_AIM OF THE TASK_
Write each line exactly as it stands, from the line containing "Each department's share" through the end of the data.

### DATASET EXTRACT

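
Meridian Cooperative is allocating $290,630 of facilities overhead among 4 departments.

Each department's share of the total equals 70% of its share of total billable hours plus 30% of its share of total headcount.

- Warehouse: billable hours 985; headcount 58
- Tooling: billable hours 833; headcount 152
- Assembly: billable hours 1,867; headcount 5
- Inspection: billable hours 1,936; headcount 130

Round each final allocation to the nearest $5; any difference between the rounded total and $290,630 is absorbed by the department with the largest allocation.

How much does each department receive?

Billable hours total 5,621; headcount total 345.
Composite weights (70% billable hours + 30% headcount): Warehouse 0.1731; Tooling 0.2359; Assembly 0.2369; Inspection 0.3541.
Proportional shares: Warehouse 50,307.99; Tooling 68,562.495; Assembly 68,835.99; Inspection 102,923.52.
After rounding ($5): Warehouse $50,310; Tooling $68,560; Assembly $68,835; Inspection $102,925. Sum = $290,630.
Rounded total matches; no reconciliation needed.

Warehouse: $50,310; Tooling: $68,560; Assembly: $68,835; Inspection: $102,925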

######

_SOLUTION TO THE EXERCISE_
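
Each department's share of the total equals 70% of its share of total billable hours plus 30% of its share of total headcount.

- Warehouse: billable hours 985; headcount 58
- Tooling: billable hours 833; headcount 152
- Assembly: billable hours 1,867; headcount 5
- Inspection: billable hours 1,936; headcount 130

Round each final allocation to the nearest $5; any difference between the rounded total and $290,630 is absorbed by the department with the largest allocation.

How much does each department receive?

Billable hours total 5,621; headcount total 345.
Composite weights (70% billable hours + 30% headcount): Warehouse 0.1731; Tooling 0.2359; Assembly 0.2369; Inspection 0.3541.
Proportional shares: Warehouse 50,307.99; Tooling 68,562.495; Assembly 68,835.99; Inspection 102,923.52.
After rounding ($5): Warehouse $50,310; Tooling $68,560; Assembly $68,835; Inspection $102,925. Sum = $290,630.
Rounded total matches; no reconciliation needed.

Warehouse: $50,310; Tooling: $68,560; Assembly: $68,835; Inspection: $102,925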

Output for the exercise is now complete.